_Aim of the exercise_.
Check each line of the data below for the word "alphabet", then extract the ones that have it.

_Material shown_.
——
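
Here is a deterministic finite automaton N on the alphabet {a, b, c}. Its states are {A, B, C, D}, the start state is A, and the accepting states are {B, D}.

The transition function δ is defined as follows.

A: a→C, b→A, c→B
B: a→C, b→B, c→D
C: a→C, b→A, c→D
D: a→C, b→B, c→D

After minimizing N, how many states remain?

Every state is reachable, so we keep all 4.
P0 = {B,D} | {A,C}.
Stable partition: {B,D} | {A,C} — 2 equivalence classes.

2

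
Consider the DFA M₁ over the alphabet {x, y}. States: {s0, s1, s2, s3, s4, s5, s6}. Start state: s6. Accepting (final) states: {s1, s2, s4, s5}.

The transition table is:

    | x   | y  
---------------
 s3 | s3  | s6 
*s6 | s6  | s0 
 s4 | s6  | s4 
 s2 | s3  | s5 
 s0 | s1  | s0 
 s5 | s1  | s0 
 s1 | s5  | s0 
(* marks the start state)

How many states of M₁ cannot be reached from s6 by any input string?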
——
_Exercise response_.
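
Here is a deterministic finite automaton N on the alphabet {a, b, c}. Its states are {A, B, C, D}, the start state is A, and the accepting states are {B, D}.
Consider the DFA M₁ over the alphabet {x, y}. States: {s0, s1, s2, s3, s4, s5, s6}. Start state: s6. Accepting (final) states: {s1, s2, s4, s5}.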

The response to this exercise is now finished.